(Saved data entries)

* * * * * * *

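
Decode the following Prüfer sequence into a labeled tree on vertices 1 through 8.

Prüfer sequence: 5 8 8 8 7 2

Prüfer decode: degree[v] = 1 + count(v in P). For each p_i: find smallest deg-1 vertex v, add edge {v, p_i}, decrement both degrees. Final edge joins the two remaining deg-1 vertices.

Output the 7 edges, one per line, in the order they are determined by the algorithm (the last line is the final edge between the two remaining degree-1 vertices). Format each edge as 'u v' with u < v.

Answer: 1 5
3 8
4 8
5 8
6 7
2 7
2 8

Derivation:
Initial degrees: {1:1, 2:2, 3:1, 4:1, 5:2, 6:1, 7:2, 8:4}
Step 1: smallest deg-1 vertex = 1, p_1 = 5. Add edge {1,5}. Now deg[1]=0, deg[5]=1.
Step 2: smallest deg-1 vertex = 3, p_2 = 8. Add edge {3,8}. Now deg[3]=0, deg[8]=3.
Step 3: smallest deg-1 vertex = 4, p_3 = 8. Add edge {4,8}. Now deg[4]=0, deg[8]=2.
Step 4: smallest deg-1 vertex = 5, p_4 = 8. Add edge {5,8}. Now deg[5]=0, deg[8]=1.
Step 5: smallest deg-1 vertex = 6, p_5 = 7. Add edge {6,7}. Now deg[6]=0, deg[7]=1.
Step 6: smallest deg-1 vertex = 7, p_6 = 2. Add edge {2,7}. Now deg[7]=0, deg[2]=1.
Final: two remaining deg-1 vertices are 2, 8. Add edge {2,8}.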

* * * * * * *

> [Assignment]: Nothing in the records should change when you repeat them all.

> [Answer box]:
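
Decode the following Prüfer sequence into a labeled tree on vertices 1 through 8.

Prüfer sequence: 5 8 8 8 7 2

Prüfer decode: degree[v] = 1 + count(v in P). For each p_i: find smallest deg-1 vertex v, add edge {v, p_i}, decrement both degrees. Final edge joins the two remaining deg-1 vertices.

Output the 7 edges, one per line, in the order they are determined by the algorithm (the last line is the final edge between the two remaining degree-1 vertices). Format each edge as 'u v' with u < v.

Answer: 1 5
3 8
4 8
5 8
6 7
2 7
2 8

Derivation:
Initial degrees: {1:1, 2:2, 3:1, 4:1, 5:2, 6:1, 7:2, 8:4}
Step 1: smallest deg-1 vertex = 1, p_1 = 5. Add edge {1,5}. Now deg[1]=0, deg[5]=1.
Step 2: smallest deg-1 vertex = 3, p_2 = 8. Add edge {3,8}. Now deg[3]=0, deg[8]=3.
Step 3: smallest deg-1 vertex = 4, p_3 = 8. Add edge {4,8}. Now deg[4]=0, deg[8]=2.
Step 4: smallest deg-1 vertex = 5, p_4 = 8. Add edge {5,8}. Now deg[5]=0, deg[8]=1.
Step 5: smallest deg-1 vertex = 6, p_5 = 7. Add edge {6,7}. Now deg[6]=0, deg[7]=1.
Step 6: smallest deg-1 vertex = 7, p_6 = 2. Add edge {2,7}. Now deg[7]=0, deg[2]=1.
Final: two remaining deg-1 vertices are 2, 8. Add edge {2,8}.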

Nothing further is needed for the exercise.